From the line with "- origin terminal handling: GBP 174.24" to the line with "- import customs brokerage: GBP 165.37", retype every line exactly, including those two, and leave out the rest of the data below.

● ● ●

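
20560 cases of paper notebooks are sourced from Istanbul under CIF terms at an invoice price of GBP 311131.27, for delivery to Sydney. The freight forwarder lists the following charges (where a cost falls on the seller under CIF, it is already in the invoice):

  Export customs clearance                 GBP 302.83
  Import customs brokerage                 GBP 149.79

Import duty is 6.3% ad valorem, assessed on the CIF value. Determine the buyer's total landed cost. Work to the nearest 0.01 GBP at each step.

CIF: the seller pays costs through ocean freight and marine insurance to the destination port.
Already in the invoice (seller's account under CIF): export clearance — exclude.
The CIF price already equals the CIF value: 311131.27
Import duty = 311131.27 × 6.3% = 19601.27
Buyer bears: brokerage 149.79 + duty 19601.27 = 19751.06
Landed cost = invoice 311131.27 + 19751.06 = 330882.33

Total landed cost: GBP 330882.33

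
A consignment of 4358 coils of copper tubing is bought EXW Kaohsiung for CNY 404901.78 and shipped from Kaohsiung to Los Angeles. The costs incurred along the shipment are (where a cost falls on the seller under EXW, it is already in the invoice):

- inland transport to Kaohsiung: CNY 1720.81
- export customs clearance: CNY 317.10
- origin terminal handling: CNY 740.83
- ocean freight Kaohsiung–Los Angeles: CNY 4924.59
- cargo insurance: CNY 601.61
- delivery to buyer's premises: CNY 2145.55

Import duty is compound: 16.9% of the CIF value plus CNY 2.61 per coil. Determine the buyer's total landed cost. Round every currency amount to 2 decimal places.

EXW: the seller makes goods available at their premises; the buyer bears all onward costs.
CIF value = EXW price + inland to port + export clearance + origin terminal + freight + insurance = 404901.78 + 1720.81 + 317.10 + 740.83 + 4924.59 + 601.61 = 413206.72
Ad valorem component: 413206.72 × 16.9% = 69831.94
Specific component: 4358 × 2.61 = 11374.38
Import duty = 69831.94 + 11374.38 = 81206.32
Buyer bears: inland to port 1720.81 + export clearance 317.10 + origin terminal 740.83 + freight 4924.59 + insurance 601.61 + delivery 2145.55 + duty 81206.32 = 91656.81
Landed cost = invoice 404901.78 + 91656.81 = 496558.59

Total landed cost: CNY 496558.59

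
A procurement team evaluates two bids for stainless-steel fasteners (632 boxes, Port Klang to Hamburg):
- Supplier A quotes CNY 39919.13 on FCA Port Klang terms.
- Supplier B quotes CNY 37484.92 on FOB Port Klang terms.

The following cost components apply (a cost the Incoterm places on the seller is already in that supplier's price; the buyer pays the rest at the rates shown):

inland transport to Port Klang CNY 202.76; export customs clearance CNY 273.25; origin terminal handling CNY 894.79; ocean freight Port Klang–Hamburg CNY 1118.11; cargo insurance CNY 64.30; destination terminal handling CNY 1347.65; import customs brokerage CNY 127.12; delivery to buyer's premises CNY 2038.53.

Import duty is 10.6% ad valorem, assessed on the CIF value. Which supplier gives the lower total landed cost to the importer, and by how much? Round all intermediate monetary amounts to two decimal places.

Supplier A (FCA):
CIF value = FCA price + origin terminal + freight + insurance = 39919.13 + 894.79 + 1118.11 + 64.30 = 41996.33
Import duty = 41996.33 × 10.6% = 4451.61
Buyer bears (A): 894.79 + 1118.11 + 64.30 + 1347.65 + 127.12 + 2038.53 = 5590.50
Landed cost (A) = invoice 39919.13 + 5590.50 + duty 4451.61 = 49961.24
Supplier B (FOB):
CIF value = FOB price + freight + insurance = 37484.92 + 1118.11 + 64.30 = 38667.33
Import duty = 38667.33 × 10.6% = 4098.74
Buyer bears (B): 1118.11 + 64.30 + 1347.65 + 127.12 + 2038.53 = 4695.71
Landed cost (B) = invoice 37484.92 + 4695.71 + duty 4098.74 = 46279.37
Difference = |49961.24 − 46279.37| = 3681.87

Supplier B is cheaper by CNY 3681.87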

● ● ●

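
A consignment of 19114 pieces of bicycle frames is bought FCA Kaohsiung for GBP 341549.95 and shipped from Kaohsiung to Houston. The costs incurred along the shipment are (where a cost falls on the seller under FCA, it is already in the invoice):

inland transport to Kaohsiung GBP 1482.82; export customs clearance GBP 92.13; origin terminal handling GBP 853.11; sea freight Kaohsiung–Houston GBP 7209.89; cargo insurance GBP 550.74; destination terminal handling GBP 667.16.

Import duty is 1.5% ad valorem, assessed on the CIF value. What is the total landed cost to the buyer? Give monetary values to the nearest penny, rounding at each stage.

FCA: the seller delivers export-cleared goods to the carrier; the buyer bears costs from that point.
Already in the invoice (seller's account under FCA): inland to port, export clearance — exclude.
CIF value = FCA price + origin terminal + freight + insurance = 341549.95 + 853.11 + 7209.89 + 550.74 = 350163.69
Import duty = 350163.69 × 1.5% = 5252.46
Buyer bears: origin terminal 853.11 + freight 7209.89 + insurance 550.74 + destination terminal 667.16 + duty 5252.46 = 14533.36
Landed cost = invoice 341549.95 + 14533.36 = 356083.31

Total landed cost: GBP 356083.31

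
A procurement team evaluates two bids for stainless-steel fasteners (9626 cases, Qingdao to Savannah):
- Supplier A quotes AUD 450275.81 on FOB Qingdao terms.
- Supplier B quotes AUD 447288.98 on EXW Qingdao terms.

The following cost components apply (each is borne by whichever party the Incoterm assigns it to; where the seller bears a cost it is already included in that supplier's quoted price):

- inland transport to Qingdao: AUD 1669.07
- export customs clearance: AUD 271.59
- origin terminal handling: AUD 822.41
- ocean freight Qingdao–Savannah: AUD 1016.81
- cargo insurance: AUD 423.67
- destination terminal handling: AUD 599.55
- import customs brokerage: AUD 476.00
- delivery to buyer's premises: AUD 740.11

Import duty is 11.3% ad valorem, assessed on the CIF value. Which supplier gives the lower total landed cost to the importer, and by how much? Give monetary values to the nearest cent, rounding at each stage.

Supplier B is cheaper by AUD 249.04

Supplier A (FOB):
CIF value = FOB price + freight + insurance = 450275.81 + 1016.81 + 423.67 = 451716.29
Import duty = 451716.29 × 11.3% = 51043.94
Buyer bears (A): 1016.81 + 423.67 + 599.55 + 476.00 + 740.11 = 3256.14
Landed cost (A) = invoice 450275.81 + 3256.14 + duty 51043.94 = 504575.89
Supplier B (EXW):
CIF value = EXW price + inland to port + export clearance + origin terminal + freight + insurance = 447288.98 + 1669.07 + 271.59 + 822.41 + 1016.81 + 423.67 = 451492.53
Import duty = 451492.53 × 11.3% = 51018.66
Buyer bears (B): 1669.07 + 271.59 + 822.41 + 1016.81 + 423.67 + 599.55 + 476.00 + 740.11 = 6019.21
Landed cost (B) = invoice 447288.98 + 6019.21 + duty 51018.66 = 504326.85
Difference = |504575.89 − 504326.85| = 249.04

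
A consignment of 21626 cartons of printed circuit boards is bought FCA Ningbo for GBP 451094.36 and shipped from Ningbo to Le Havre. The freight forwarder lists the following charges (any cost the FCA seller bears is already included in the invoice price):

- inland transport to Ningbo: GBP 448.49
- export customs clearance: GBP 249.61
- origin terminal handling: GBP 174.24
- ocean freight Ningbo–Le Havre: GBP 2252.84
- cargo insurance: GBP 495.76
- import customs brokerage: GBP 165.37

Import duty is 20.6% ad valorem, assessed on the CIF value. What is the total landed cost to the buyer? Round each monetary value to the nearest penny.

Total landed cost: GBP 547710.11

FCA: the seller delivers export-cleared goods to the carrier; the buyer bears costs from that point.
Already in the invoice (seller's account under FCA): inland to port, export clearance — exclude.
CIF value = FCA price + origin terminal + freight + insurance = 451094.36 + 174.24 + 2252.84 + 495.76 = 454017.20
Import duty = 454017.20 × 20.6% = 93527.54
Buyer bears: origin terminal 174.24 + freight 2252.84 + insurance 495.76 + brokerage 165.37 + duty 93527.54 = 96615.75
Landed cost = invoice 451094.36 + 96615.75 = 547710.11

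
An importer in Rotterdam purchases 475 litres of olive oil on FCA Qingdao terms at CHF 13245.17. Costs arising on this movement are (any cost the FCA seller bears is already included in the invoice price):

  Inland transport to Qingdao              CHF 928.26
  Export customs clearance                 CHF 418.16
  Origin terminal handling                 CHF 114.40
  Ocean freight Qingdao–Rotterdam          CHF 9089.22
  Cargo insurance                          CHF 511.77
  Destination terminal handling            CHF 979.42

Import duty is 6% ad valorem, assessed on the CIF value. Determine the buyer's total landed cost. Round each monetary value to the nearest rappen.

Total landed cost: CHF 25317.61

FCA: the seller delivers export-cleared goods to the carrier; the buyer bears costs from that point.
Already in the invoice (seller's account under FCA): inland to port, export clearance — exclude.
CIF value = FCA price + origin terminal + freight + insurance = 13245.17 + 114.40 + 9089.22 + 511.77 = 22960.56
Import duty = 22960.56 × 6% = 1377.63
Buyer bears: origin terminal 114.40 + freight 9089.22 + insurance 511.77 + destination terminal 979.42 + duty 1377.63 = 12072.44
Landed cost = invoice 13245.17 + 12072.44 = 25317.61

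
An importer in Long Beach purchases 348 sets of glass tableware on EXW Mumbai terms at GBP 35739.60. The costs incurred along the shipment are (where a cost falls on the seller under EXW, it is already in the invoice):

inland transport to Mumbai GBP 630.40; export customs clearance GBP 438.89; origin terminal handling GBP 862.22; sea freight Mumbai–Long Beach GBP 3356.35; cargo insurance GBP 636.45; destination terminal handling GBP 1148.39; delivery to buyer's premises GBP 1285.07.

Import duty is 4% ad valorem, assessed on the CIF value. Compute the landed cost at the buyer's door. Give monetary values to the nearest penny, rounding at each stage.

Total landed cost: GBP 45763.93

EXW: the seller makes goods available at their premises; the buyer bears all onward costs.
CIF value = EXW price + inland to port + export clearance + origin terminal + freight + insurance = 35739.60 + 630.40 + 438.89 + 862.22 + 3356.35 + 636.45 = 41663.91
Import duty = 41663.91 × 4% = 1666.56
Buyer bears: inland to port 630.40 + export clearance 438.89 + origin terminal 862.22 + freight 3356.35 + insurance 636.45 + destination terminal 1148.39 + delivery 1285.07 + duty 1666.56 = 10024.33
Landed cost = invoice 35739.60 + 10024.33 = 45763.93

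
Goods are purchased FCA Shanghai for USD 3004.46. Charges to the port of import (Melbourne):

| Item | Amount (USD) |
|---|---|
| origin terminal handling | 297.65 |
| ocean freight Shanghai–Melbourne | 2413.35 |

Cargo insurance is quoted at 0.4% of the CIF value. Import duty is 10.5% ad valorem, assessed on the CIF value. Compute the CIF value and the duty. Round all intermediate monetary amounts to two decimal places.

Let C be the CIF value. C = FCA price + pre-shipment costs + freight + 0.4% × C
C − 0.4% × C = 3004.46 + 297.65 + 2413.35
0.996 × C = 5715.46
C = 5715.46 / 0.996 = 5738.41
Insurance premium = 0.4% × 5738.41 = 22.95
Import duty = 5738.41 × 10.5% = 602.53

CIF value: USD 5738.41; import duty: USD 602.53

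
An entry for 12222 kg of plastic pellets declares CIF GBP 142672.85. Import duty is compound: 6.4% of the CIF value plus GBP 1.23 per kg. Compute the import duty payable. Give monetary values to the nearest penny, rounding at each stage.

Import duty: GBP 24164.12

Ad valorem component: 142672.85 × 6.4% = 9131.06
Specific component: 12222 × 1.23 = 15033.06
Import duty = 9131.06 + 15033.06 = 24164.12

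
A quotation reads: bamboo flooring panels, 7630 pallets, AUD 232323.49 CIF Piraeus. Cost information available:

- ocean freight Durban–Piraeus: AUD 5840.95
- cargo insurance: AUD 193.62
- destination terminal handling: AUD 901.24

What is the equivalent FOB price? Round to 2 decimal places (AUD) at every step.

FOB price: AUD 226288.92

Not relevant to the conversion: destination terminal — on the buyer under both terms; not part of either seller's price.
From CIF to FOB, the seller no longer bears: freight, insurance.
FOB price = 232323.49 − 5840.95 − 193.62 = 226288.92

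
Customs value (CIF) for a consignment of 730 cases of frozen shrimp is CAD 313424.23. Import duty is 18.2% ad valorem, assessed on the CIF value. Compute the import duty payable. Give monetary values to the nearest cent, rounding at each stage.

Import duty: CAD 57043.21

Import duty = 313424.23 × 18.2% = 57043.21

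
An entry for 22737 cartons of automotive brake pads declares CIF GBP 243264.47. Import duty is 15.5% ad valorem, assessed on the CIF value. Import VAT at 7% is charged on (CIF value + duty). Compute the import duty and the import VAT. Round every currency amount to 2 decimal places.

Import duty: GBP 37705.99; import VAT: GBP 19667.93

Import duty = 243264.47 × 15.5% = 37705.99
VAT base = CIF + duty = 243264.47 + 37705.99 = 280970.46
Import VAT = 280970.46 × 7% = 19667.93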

● ● ●

OUTPUT FOR THIS EXERCISE:
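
- origin terminal handling: GBP 174.24
- ocean freight Ningbo–Le Havre: GBP 2252.84
- cargo insurance: GBP 495.76
- import customs brokerage: GBP 165.37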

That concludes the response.